Saved data entries:
----------
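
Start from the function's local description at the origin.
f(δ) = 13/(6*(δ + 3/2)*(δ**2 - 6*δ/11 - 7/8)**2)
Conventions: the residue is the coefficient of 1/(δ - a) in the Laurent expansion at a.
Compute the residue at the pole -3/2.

The residue is 50336/111747.

At the order-1 pole -3/2 set g(δ) = (δ - (-3/2))*f(δ) = 13/(6*(δ**2 - 6*δ/11 - 7/8)**2).
Simple pole: residue = g(a) at a = -3/2, which is 50336/111747.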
----------
◆ **ASSIGNMENT**: Quote exactly the first line of the entries and every line after it, stopping with the line that contains "Conventions: the residue".

◆ **EXERCISE RESPONSE**:
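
Start from the function's local description at the origin.
f(δ) = 13/(6*(δ + 3/2)*(δ**2 - 6*δ/11 - 7/8)**2)
Conventions: the residue is the coefficient of 1/(δ - a) in the Laurent expansion at a.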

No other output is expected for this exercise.